(Stored data entries)

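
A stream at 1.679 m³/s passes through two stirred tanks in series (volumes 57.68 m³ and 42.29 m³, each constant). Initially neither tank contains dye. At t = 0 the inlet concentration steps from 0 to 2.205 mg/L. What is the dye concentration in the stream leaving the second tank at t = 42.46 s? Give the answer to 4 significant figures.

Species balance on tank i: dCᵢ/dt = (Cᵢ₋₁ − Cᵢ)/τᵢ with τᵢ = Vᵢ/Q.
τ₁ = 57.68/1.679 = 34.3538 s; τ₂ = 42.29/1.679 = 25.1876 s.
Tank 1: C₁ = C_in(1 − e^(−t/τ₁)). Tank 2 (τ₁ ≠ τ₂): C₂ = C_in[1 − (τ₁ e^(−t/τ₁) − τ₂ e^(−t/τ₂))/(τ₁ − τ₂)].
At t = 42.46: e^(−t/τ₁) = 0.290555, e^(−t/τ₂) = 0.185306.
C₂ = 2.205·[1 − (34.3538·0.290555 − 25.1876·0.185306)/(9.16617)] = 2.205·0.420232 = 0.926611 mg/L.

0.9266 mg/L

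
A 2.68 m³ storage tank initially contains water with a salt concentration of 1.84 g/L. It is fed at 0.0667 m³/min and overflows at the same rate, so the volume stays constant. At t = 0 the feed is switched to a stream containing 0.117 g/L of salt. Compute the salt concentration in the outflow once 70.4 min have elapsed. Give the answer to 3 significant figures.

0.416 g/L

Transient balance on the dissolved component: V dC/dt = Q(C_in − C).
Time constant τ = V/Q = 2.68/0.0667 = 40.180 min.
This is linear first-order; C(t) = C_in + (C₀ − C_in) e^(−t/τ).
C(70.4) = 0.117 + (1.84 − 0.117)·e^(−70.4/40.180) = 0.117 + (1.7230)·0.17341 = 0.41578 g/L.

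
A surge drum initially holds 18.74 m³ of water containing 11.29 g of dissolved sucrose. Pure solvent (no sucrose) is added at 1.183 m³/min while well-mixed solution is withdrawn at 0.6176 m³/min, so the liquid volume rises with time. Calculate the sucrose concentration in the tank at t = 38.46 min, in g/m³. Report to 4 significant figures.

0.1202 g/m³

Let m(t) be the amount of sucrose. Volume: V(t) = V₀ + (Q_in − Q_out) t = 18.74 + 0.565400 t; V(38.46) = 40.4853 m³.
Species balance (pure solvent in): dm/dt = −Q_out · m/V(t).
Separate: dm/m = −Q_out dt/V(t) ⇒ ln(m/m₀) = −(Q_out/(Q_in−Q_out)) ln(V/V₀).
m = m₀ (V₀/V)^(Q_out/(Q_in−Q_out)) = 11.29 × (18.74/40.4853)^(1.09232) = 4.86722 g.
C = m/V = 4.86722/40.4853 = 0.120222 g/m³.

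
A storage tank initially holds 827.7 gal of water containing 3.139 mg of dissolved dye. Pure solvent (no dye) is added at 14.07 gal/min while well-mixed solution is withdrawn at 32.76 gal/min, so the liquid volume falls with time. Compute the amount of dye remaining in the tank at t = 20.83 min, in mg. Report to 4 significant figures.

1.030 mg

Let m(t) be the amount of dye. Volume: V(t) = V₀ + (Q_in − Q_out) t = 827.7 − 18.6900 t; V(20.83) = 438.387 gal.
No dye enters, so dm/dt = −Q_out · (m/V).
dm/m = −Q_out dt/(V₀ − 18.6900 t); integrating gives ln(m/m₀) = −(Q_out/(Q_in−Q_out)) ln(V/V₀).
m = m₀ (V₀/V)^(Q_out/(Q_in−Q_out)) = 3.139 × (827.7/438.387)^(-1.75281) = 1.03036 mg.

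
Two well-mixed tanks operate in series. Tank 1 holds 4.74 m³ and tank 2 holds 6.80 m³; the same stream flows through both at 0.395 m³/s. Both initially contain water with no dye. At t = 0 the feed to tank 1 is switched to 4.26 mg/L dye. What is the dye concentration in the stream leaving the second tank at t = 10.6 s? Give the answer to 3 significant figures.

Species balance on tank i: dCᵢ/dt = (Cᵢ₋₁ − Cᵢ)/τᵢ with τᵢ = Vᵢ/Q.
τ₁ = 4.74/0.395 = 12.000 s; τ₂ = 6.80/0.395 = 17.215 s.
Tank 1: C₁ = C_in(1 − e^(−t/τ₁)). Tank 2 (τ₁ ≠ τ₂): C₂ = C_in[1 − (τ₁ e^(−t/τ₁) − τ₂ e^(−t/τ₂))/(τ₁ − τ₂)].
At t = 10.6: e^(−t/τ₁) = 0.41340, e^(−t/τ₂) = 0.54024.
C₂ = 4.26·[1 − (12.000·0.41340 − 17.215·0.54024)/(-5.2152)] = 4.26·0.16790 = 0.71525 mg/L.

0.715 mg/L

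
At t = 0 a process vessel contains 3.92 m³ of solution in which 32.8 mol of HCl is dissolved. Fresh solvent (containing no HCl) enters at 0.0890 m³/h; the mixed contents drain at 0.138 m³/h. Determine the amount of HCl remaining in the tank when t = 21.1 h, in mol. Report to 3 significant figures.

13.8 mol

Let m(t) be the amount of HCl. Volume: V(t) = V₀ + (Q_in − Q_out) t = 3.92 − 0.049000 t; V(21.1) = 2.8861 m³.
No HCl enters, so dm/dt = −Q_out · (m/V).
Separate: dm/m = −Q_out dt/V(t) ⇒ ln(m/m₀) = −(Q_out/(Q_in−Q_out)) ln(V/V₀).
m = m₀ (V₀/V)^(Q_out/(Q_in−Q_out)) = 32.8 × (3.92/2.8861)^(-2.8163) = 13.848 mol.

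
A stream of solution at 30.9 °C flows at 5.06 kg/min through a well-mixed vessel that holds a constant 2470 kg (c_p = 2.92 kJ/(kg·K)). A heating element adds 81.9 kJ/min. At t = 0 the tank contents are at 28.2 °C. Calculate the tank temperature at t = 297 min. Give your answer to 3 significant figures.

32.0 °C

Unsteady energy balance on the tank contents: M c_p dT/dt = ṁ c_p (T_in − T) + 81.9.
τ = M/ṁ = 488.14 min; T_ss = T_in + Q̇/(ṁ c_p) = 30.9 + 81.9/(5.06·2.92) = 36.443 °C.
T approaches T_ss exponentially: T(t) = T_ss + (T₀ − T_ss) e^(−t/τ).
T(297) = 36.443 + (-8.2431)·e^(−297/488.14) = 36.443 + (-8.2431)·0.54421 = 31.957 °C.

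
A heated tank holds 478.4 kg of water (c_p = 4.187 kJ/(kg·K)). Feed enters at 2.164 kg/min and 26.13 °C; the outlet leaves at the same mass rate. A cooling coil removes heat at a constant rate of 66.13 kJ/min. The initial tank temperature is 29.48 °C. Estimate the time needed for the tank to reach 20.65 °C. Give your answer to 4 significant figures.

390.7 min

M c_p dT/dt = ṁ c_p (T_in − T) − Q̇.
τ = M/ṁ = 221.072 min; T_ss = T_in − Q̇/(ṁ c_p) = 18.8314 °C.
T(t) = T_ss + (T₀ − T_ss) e^(−t/τ). Set T = 20.65:
e^(−t/τ) = (20.65 − 18.8314)/(29.48 − 18.8314) = 0.170781
t = −221.072 · ln(0.170781) = 390.716 min.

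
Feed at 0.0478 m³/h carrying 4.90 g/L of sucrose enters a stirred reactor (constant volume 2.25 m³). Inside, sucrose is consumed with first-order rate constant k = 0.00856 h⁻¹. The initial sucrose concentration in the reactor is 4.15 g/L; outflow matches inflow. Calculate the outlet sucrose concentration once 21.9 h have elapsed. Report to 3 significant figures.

Species balance: V dC/dt = Q C_in − Q C − k V C.
This is linear with rate a = Q/V + k = 0.029804 h⁻¹.
C_ss = Q C_in/(Q + kV) = 3.4927 g/L; C(t) = C_ss + (C₀ − C_ss) e^(−a t).
C(21.9) = 3.4927 + (0.65731)·e^(−0.029804·21.9) = 3.4927 + (0.65731)·0.52063 = 3.8349 g/L.

3.83 g/L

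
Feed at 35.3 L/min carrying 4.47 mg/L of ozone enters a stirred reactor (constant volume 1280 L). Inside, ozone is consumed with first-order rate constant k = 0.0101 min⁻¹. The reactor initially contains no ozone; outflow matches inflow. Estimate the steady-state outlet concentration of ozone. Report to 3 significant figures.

3.27 mg/L

Species balance: V dC/dt = Q C_in − Q C − k V C.
Steady state (dC/dt = 0): C_ss = Q C_in/(Q + kV) = C_in/(1 + kV/Q).
C_ss = 35.3·4.47/(35.3 + 0.0101·1280) = 157.79/48.228 = 3.2718 mg/L.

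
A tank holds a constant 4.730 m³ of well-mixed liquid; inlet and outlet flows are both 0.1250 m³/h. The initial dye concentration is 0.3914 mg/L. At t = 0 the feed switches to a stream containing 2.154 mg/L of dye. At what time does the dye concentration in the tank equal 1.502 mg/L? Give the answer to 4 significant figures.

Accumulation = in − out for the solute gives V dC/dt = Q(C_in − C), so τ = V/Q = 37.8400 h.
C(t) = C_in + (C₀ − C_in) e^(−t/τ). Set C = 1.502 and solve for t:
e^(−t/τ) = (C − C_in)/(C₀ − C_in) = (1.502 − 2.154)/(0.3914 − 2.154) = 0.369908
t = −τ ln(…) = 37.8400 × 0.994501 = 37.6319 h.

37.63 h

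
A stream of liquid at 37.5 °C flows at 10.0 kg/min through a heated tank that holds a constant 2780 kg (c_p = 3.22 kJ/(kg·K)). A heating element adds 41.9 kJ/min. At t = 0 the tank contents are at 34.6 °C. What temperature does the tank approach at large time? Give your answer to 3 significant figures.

38.8 °C

Unsteady energy balance on the tank contents: M c_p dT/dt = ṁ c_p (T_in − T) + 41.9.
At steady state dT/dt = 0 ⇒ T_ss = T_in + Q̇/(ṁ c_p) = 37.5 + 41.9/(10.0·3.22) = 38.801 °C.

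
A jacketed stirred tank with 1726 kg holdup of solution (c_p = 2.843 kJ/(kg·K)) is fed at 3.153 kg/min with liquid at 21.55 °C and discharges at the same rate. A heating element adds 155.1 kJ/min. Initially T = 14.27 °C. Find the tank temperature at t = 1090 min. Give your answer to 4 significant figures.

First-law balance (no shaft work): M c_p dT/dt = ṁ c_p (T_in − T) + 155.1.
Rearrange: dT/dt = (T_ss − T)/τ with τ = M/ṁ = 547.415 min and T_ss = T_in + Q̇/(ṁ c_p) = 38.8526 °C.
Solution: T(t) = T_ss + (T₀ − T_ss) e^(−t/τ).
T(1090) = 38.8526 + (-24.5826)·e^(−1090/547.415) = 38.8526 + (-24.5826)·0.136535 = 35.4962 °C.

35.50 °C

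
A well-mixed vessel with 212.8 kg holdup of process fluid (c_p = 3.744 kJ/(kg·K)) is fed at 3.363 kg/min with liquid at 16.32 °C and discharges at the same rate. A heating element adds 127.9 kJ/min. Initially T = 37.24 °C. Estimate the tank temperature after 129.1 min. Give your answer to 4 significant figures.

First-law balance (no shaft work): M c_p dT/dt = ṁ c_p (T_in − T) + 127.9.
τ = M/ṁ = 63.2768 min; T_ss = T_in + Q̇/(ṁ c_p) = 16.32 + 127.9/(3.363·3.744) = 26.4780 °C.
T approaches T_ss exponentially: T(t) = T_ss + (T₀ − T_ss) e^(−t/τ).
T(129.1) = 26.4780 + (10.7620)·e^(−129.1/63.2768) = 26.4780 + (10.7620)·0.129997 = 27.8770 °C.

27.88 °C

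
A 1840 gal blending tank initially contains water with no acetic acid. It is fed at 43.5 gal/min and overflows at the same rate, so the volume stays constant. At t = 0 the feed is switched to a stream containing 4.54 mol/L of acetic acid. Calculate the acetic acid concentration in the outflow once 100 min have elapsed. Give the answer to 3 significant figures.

4.11 mol/L

Species balance on the tank: V dC/dt = Q(C_in − C).
Time constant τ = V/Q = 1840/43.5 = 42.299 min.
This is linear first-order; C(t) = C_in + (C₀ − C_in) e^(−t/τ).
C(100) = 4.54 + (0 − 4.54)·e^(−100/42.299) = 4.54 + (-4.5400)·0.094031 = 4.1131 mol/L.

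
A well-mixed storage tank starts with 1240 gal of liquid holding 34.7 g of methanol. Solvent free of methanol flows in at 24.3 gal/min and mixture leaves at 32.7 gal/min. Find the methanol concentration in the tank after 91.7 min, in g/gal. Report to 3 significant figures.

0.00169 g/gal

Let m(t) be the amount of methanol. Volume: V(t) = V₀ + (Q_in − Q_out) t = 1240 − 8.4000 t; V(91.7) = 469.72 gal.
Solute balance: dm/dt = 0 − Q_out C = −Q_out m/V(t).
dm/m = −Q_out dt/(V₀ − 8.4000 t); integrating gives ln(m/m₀) = −(Q_out/(Q_in−Q_out)) ln(V/V₀).
m = m₀ (V₀/V)^(Q_out/(Q_in−Q_out)) = 34.7 × (1240/469.72)^(-3.8929) = 0.79281 g.
C = m/V = 0.79281/469.72 = 0.0016878 g/gal.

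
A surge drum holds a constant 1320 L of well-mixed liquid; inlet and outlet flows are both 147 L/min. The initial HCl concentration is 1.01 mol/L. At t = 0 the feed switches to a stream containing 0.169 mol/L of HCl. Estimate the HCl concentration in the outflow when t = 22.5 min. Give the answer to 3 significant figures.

0.238 mol/L

Accumulation = in − out for the solute gives V dC/dt = Q(C_in − C).
So dC/dt = (C_in − C)/τ with τ = V/Q = 1320/147 = 8.9796 min.
This is linear first-order; C(t) = C_in + (C₀ − C_in) e^(−t/τ).
C(22.5) = 0.169 + (1.01 − 0.169)·e^(−22.5/8.9796) = 0.169 + (0.84100)·0.081620 = 0.23764 mol/L.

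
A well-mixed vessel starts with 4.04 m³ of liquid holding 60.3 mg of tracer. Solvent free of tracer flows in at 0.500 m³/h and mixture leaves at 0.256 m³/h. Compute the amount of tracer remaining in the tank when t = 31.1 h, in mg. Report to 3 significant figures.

Total volume: dV/dt = Q_in − Q_out = 0.24400 m³/h, so V(t) = 4.04 + 0.24400 t and V(31.1) = 11.628 m³.
No tracer enters, so dm/dt = −Q_out · (m/V).
dm/m = −Q_out dt/(V₀ + 0.24400 t); integrating gives ln(m/m₀) = −(Q_out/(Q_in−Q_out)) ln(V/V₀).
m = m₀ (V₀/V)^(Q_out/(Q_in−Q_out)) = 60.3 × (4.04/11.628)^(1.0492) = 19.888 mg.

19.9 mg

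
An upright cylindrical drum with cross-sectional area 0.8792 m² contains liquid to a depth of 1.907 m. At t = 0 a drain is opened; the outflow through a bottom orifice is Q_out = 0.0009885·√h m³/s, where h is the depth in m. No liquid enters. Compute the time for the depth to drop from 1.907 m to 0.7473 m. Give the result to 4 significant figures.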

__Task description__
Only the lines from the one holding "A surge drum holds" through the final line of the entries, both included, should be given again, word for word.

__Answer box__
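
A surge drum holds a constant 1320 L of well-mixed liquid; inlet and outlet flows are both 147 L/min. The initial HCl concentration is 1.01 mol/L. At t = 0 the feed switches to a stream containing 0.169 mol/L of HCl. Estimate the HCl concentration in the outflow when t = 22.5 min. Give the answer to 3 significant figures.

0.238 mol/L

Accumulation = in − out for the solute gives V dC/dt = Q(C_in − C).
So dC/dt = (C_in − C)/τ with τ = V/Q = 1320/147 = 8.9796 min.
This is linear first-order; C(t) = C_in + (C₀ − C_in) e^(−t/τ).
C(22.5) = 0.169 + (1.01 − 0.169)·e^(−22.5/8.9796) = 0.169 + (0.84100)·0.081620 = 0.23764 mol/L.

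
A well-mixed vessel starts with 4.04 m³ of liquid holding 60.3 mg of tracer. Solvent free of tracer flows in at 0.500 m³/h and mixture leaves at 0.256 m³/h. Compute the amount of tracer remaining in the tank when t = 31.1 h, in mg. Report to 3 significant figures.

Total volume: dV/dt = Q_in − Q_out = 0.24400 m³/h, so V(t) = 4.04 + 0.24400 t and V(31.1) = 11.628 m³.
No tracer enters, so dm/dt = −Q_out · (m/V).
dm/m = −Q_out dt/(V₀ + 0.24400 t); integrating gives ln(m/m₀) = −(Q_out/(Q_in−Q_out)) ln(V/V₀).
m = m₀ (V₀/V)^(Q_out/(Q_in−Q_out)) = 60.3 × (4.04/11.628)^(1.0492) = 19.888 mg.

19.9 mg

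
An upright cylindrical drum with cross-sectional area 0.8792 m² contains liquid to a depth of 1.907 m. At t = 0 a drain is opened; the outflow through a bottom orifice is Q_out = 0.0009885·√h m³/s, where h is the depth in m. No liquid enters. Compute the time for the depth to drop from 1.907 m to 0.7473 m. Give the result to 4 significant figures.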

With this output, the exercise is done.